:: EXERCISE PROMPT ::
The stretch wanted below opens at the line containing "(5) keep a use-of-force policy on file" and closes at the line containing "(8) have a client-site". Please return it exactly, with no other lines.

:: PROVIDED RECORDS ::
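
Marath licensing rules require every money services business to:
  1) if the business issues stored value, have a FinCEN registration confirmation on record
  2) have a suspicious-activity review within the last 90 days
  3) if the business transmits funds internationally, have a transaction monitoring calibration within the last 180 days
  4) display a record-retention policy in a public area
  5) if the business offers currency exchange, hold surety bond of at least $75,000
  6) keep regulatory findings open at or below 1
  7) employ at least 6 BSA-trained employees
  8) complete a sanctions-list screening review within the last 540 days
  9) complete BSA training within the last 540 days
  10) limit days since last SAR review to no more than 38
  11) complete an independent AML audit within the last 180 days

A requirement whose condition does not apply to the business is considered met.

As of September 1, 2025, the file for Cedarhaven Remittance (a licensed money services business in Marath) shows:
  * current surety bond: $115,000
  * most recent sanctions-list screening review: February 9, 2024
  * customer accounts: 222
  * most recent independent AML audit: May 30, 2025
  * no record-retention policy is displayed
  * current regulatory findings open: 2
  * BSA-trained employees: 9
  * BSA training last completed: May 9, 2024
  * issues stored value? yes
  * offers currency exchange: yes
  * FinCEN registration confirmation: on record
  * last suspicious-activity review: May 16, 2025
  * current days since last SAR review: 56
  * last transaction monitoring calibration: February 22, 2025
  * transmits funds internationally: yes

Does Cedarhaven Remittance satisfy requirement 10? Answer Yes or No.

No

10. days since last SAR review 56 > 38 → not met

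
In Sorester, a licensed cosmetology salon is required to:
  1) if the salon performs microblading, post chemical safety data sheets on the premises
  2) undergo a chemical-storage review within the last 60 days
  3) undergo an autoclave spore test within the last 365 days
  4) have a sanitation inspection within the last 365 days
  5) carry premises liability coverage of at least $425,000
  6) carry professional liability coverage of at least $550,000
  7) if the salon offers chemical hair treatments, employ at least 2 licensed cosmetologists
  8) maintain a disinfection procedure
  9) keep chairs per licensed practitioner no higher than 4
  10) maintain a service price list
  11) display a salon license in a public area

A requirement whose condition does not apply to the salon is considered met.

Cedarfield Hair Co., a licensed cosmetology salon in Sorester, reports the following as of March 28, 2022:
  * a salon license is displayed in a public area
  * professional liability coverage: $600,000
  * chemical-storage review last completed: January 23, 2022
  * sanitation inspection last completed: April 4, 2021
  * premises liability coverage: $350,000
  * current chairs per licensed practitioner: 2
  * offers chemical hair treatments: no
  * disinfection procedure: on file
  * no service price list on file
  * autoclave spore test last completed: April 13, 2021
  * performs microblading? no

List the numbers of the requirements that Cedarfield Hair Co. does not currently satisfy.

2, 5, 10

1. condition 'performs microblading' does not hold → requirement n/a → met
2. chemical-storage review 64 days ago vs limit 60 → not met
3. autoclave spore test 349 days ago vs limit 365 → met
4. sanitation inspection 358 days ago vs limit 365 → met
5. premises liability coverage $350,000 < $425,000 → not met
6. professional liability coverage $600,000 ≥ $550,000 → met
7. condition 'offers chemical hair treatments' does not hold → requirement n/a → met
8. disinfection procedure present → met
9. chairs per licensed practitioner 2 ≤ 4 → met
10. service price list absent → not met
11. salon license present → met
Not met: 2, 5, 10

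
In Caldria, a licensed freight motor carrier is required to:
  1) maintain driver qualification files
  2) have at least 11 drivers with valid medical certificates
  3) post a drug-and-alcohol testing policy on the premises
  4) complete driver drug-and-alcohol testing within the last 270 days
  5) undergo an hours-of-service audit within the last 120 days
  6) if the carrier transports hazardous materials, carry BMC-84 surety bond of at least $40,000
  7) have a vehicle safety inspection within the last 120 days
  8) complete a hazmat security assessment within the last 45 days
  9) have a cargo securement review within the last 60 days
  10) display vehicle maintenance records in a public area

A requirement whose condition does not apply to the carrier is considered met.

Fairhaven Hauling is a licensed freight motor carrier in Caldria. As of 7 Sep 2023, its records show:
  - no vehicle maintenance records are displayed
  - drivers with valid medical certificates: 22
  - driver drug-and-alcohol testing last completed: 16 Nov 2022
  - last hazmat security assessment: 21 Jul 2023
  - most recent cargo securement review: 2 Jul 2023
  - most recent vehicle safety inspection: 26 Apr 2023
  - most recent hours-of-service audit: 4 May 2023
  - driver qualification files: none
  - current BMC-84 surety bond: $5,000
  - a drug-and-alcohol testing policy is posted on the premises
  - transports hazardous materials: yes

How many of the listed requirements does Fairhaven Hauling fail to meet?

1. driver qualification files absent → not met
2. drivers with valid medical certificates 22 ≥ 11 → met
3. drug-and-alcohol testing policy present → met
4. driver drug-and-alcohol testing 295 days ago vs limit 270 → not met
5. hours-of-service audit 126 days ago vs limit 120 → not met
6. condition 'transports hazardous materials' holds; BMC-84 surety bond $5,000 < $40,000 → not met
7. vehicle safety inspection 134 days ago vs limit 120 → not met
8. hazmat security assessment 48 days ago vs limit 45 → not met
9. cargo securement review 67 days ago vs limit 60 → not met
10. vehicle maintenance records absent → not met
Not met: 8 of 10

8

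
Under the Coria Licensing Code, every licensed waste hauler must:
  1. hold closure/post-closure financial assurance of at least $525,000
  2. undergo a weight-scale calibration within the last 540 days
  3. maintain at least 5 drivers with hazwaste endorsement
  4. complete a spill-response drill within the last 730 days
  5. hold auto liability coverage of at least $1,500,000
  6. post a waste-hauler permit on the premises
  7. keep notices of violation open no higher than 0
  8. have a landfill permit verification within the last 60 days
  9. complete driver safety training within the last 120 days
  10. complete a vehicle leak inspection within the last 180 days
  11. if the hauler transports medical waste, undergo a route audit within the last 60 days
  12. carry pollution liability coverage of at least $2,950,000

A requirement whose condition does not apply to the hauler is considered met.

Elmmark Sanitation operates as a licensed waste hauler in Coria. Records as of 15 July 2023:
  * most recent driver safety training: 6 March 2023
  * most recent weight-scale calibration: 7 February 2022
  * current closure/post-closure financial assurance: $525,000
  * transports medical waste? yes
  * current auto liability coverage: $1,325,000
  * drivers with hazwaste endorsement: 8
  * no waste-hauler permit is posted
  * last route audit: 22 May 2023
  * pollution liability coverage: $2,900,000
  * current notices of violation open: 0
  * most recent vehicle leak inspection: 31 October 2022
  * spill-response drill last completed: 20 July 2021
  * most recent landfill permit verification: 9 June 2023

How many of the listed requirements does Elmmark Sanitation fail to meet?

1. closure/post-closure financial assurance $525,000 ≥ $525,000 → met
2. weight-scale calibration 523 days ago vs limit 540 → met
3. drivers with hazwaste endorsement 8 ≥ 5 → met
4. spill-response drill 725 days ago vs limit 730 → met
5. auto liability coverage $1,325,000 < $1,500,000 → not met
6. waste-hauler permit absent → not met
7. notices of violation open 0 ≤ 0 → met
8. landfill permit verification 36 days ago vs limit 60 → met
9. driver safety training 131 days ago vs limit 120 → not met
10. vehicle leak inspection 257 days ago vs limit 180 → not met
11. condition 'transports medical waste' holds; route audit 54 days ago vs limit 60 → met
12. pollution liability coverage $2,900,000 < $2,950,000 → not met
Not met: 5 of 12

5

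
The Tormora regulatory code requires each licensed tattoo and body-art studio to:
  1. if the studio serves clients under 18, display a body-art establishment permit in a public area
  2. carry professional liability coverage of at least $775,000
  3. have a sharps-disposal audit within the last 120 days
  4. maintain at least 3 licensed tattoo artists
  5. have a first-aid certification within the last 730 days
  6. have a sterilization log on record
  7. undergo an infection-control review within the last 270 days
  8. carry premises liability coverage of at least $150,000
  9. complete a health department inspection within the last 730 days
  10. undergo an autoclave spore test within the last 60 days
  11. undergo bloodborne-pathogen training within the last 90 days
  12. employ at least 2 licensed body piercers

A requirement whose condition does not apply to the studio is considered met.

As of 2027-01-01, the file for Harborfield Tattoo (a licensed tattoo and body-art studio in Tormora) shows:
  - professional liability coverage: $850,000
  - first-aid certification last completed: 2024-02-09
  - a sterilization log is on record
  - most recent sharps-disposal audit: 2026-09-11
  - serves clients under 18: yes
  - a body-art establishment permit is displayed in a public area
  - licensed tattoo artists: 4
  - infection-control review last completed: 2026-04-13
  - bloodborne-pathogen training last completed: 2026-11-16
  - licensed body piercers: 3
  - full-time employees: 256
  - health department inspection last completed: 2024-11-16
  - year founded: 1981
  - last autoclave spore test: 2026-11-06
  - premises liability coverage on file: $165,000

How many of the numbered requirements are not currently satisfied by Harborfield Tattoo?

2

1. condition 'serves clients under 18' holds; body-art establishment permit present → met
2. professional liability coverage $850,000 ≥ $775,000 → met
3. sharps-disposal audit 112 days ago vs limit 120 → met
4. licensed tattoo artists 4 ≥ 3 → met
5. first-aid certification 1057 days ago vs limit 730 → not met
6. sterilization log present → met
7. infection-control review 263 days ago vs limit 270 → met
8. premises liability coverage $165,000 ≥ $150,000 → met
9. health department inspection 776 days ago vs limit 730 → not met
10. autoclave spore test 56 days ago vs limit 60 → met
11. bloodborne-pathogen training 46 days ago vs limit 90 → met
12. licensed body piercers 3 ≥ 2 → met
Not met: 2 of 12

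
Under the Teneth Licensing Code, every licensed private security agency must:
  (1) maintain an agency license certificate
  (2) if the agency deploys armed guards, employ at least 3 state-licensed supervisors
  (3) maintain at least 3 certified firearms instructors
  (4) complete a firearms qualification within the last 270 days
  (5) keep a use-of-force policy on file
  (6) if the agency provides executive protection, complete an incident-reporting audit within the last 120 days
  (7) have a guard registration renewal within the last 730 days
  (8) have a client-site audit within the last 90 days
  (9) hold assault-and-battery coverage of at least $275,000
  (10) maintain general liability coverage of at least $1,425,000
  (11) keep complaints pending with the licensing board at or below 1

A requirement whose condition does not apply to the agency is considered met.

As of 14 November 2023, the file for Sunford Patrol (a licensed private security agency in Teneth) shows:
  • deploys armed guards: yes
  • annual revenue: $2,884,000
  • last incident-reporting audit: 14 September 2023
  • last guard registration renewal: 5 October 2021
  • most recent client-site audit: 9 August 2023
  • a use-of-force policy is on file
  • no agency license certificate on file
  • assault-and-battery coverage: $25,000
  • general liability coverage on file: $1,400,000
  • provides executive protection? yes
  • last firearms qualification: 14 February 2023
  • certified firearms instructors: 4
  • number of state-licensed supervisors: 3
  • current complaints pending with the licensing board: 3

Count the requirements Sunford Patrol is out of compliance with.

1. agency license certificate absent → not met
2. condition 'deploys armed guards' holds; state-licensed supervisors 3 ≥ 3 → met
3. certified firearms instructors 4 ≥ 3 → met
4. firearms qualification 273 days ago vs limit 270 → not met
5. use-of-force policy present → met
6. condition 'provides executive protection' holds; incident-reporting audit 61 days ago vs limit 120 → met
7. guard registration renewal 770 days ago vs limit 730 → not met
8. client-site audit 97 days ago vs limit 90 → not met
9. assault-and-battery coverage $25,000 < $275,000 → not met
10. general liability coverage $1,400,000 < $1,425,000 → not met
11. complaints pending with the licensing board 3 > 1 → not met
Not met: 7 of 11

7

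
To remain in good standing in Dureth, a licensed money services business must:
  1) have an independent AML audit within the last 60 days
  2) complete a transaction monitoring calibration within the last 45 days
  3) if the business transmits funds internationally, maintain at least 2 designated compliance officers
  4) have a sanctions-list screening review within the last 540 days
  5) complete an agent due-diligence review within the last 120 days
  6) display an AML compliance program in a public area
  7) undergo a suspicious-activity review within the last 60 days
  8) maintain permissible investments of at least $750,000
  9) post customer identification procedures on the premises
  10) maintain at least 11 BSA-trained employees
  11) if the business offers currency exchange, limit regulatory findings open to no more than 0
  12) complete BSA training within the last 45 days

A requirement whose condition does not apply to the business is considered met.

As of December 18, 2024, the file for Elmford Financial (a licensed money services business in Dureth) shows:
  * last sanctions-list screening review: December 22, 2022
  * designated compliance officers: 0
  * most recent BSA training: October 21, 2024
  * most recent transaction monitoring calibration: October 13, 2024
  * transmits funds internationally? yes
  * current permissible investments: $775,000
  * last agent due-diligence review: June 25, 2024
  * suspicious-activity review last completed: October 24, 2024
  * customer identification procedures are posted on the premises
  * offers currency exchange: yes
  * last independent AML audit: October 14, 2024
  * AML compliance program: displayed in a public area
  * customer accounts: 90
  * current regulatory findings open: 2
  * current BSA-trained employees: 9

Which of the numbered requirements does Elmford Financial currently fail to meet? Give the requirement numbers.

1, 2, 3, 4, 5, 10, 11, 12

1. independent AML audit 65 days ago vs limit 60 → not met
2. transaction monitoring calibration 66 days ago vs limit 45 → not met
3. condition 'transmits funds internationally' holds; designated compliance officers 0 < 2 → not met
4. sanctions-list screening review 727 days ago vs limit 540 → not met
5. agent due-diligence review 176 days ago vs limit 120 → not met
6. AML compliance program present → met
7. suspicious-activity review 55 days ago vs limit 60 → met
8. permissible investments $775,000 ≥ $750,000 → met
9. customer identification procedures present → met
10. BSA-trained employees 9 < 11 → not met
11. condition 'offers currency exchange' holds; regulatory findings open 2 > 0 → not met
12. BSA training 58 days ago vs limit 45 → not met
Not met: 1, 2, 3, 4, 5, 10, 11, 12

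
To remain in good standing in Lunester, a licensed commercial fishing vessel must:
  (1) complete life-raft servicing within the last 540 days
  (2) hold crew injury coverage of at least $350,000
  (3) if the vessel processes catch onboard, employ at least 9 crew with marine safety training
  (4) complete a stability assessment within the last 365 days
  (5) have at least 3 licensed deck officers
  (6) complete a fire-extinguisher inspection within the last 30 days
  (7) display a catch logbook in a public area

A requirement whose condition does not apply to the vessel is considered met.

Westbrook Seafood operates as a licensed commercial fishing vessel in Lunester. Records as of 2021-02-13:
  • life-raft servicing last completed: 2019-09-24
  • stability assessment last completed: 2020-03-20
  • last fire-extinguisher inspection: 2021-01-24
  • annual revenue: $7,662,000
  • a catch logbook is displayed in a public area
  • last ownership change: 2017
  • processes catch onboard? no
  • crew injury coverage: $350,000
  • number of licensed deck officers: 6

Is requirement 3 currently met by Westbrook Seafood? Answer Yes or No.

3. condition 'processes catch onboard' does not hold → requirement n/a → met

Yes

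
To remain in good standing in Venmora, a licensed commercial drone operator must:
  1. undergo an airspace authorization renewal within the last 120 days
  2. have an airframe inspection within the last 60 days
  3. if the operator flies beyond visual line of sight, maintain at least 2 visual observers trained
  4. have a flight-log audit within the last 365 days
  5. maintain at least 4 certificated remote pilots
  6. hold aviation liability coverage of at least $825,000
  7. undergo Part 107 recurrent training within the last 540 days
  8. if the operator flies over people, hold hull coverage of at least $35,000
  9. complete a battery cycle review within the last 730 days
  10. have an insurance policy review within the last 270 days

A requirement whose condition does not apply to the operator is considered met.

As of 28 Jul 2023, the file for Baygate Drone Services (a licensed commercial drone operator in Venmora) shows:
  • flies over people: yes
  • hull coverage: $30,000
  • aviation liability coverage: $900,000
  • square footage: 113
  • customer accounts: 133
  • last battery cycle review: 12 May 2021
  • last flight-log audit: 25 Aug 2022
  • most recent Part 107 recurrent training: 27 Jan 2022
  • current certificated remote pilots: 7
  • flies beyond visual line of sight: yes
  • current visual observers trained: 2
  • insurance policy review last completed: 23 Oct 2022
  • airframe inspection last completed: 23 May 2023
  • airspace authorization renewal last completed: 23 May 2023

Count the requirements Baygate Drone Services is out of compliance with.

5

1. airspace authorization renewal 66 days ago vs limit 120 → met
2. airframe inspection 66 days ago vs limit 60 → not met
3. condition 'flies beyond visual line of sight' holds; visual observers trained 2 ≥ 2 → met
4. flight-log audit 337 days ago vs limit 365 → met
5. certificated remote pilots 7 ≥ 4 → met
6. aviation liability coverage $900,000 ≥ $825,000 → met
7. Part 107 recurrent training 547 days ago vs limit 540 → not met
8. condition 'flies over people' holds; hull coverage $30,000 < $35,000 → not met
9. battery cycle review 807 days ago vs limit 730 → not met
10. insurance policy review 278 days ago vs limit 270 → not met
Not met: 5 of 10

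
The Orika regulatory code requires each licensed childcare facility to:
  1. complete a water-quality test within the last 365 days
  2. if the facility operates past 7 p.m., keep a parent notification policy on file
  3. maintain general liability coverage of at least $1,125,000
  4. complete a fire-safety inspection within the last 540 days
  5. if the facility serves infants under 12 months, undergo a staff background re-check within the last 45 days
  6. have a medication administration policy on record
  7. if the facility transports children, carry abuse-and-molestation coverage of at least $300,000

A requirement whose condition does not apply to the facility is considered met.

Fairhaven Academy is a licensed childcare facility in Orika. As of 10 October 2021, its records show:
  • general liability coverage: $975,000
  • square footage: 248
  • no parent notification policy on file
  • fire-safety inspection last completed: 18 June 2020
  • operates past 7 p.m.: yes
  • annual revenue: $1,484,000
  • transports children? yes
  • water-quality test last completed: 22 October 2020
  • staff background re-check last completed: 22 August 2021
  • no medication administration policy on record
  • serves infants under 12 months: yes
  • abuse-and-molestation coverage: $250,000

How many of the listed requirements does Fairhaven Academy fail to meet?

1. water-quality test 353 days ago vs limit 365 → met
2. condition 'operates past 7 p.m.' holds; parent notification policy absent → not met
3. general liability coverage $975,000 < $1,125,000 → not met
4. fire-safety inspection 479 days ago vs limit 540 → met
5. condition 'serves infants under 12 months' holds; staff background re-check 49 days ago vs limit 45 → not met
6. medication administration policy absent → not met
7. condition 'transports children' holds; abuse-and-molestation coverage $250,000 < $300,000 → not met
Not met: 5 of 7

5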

:: OUTPUT ::
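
  (5) keep a use-of-force policy on file
  (6) if the agency provides executive protection, complete an incident-reporting audit within the last 120 days
  (7) have a guard registration renewal within the last 730 days
  (8) have a client-site audit within the last 90 days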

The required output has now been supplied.